> Task directions:
Repeat the listing that comes next, leaving nothing out and changing nothing.
+--
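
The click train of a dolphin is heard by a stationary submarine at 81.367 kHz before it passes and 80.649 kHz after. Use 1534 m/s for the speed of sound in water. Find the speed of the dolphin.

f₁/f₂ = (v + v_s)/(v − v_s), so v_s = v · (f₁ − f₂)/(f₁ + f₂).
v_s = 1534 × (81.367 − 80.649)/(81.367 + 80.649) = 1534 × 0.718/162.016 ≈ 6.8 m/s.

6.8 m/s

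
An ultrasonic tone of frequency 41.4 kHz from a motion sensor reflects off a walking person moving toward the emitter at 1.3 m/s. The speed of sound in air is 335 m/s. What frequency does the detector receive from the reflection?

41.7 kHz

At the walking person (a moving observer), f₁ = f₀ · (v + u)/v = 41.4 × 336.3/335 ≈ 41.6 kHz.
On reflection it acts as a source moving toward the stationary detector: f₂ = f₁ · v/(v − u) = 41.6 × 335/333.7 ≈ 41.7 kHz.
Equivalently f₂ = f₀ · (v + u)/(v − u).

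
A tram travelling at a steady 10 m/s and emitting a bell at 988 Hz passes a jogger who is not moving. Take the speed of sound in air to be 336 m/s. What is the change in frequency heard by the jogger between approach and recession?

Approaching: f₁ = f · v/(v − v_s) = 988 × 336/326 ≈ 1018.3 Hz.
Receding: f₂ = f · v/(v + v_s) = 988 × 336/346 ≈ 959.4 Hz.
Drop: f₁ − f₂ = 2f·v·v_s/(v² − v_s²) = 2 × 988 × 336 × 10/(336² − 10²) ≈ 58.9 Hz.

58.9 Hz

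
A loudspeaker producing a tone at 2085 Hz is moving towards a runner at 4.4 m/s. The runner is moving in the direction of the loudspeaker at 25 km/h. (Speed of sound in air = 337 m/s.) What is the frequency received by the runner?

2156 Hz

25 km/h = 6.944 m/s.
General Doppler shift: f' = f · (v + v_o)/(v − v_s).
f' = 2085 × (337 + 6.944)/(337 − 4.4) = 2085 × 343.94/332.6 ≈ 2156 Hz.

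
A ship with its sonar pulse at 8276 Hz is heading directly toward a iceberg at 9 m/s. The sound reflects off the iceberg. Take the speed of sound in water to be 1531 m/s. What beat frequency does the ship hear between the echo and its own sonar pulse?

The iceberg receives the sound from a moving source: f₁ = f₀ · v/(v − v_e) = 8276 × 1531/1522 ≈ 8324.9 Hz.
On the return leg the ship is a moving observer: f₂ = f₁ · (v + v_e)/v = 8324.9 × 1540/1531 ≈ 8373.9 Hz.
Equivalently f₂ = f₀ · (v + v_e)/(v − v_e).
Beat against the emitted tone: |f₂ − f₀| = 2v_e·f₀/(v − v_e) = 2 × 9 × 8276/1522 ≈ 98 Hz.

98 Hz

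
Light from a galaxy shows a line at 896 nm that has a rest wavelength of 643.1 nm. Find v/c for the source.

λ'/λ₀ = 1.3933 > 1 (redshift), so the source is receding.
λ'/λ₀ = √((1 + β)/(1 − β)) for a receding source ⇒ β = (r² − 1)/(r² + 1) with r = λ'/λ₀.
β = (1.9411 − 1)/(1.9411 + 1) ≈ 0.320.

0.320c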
+--
> Written solution:
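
The click train of a dolphin is heard by a stationary submarine at 81.367 kHz before it passes and 80.649 kHz after. Use 1534 m/s for the speed of sound in water. Find the speed of the dolphin.

f₁/f₂ = (v + v_s)/(v − v_s), so v_s = v · (f₁ − f₂)/(f₁ + f₂).
v_s = 1534 × (81.367 − 80.649)/(81.367 + 80.649) = 1534 × 0.718/162.016 ≈ 6.8 m/s.

6.8 m/s

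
An ultrasonic tone of frequency 41.4 kHz from a motion sensor reflects off a walking person moving toward the emitter at 1.3 m/s. The speed of sound in air is 335 m/s. What frequency does the detector receive from the reflection?

41.7 kHz

At the walking person (a moving observer), f₁ = f₀ · (v + u)/v = 41.4 × 336.3/335 ≈ 41.6 kHz.
On reflection it acts as a source moving toward the stationary detector: f₂ = f₁ · v/(v − u) = 41.6 × 335/333.7 ≈ 41.7 kHz.
Equivalently f₂ = f₀ · (v + u)/(v − u).

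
A tram travelling at a steady 10 m/s and emitting a bell at 988 Hz passes a jogger who is not moving. Take the speed of sound in air to be 336 m/s. What is the change in frequency heard by the jogger between approach and recession?

Approaching: f₁ = f · v/(v − v_s) = 988 × 336/326 ≈ 1018.3 Hz.
Receding: f₂ = f · v/(v + v_s) = 988 × 336/346 ≈ 959.4 Hz.
Drop: f₁ − f₂ = 2f·v·v_s/(v² − v_s²) = 2 × 988 × 336 × 10/(336² − 10²) ≈ 58.9 Hz.

58.9 Hz

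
A loudspeaker producing a tone at 2085 Hz is moving towards a runner at 4.4 m/s. The runner is moving in the direction of the loudspeaker at 25 km/h. (Speed of sound in air = 337 m/s.) What is the frequency received by the runner?

2156 Hz

25 km/h = 6.944 m/s.
General Doppler shift: f' = f · (v + v_o)/(v − v_s).
f' = 2085 × (337 + 6.944)/(337 − 4.4) = 2085 × 343.94/332.6 ≈ 2156 Hz.

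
A ship with its sonar pulse at 8276 Hz is heading directly toward a iceberg at 9 m/s. The sound reflects off the iceberg. Take the speed of sound in water to be 1531 m/s. What beat frequency does the ship hear between the echo and its own sonar pulse?

The iceberg receives the sound from a moving source: f₁ = f₀ · v/(v − v_e) = 8276 × 1531/1522 ≈ 8324.9 Hz.
On the return leg the ship is a moving observer: f₂ = f₁ · (v + v_e)/v = 8324.9 × 1540/1531 ≈ 8373.9 Hz.
Equivalently f₂ = f₀ · (v + v_e)/(v − v_e).
Beat against the emitted tone: |f₂ − f₀| = 2v_e·f₀/(v − v_e) = 2 × 9 × 8276/1522 ≈ 98 Hz.

98 Hz

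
Light from a galaxy shows a line at 896 nm that has a rest wavelength of 643.1 nm. Find v/c for the source.

λ'/λ₀ = 1.3933 > 1 (redshift), so the source is receding.
λ'/λ₀ = √((1 + β)/(1 − β)) for a receding source ⇒ β = (r² − 1)/(r² + 1) with r = λ'/λ₀.
β = (1.9411 − 1)/(1.9411 + 1) ≈ 0.320.

0.320c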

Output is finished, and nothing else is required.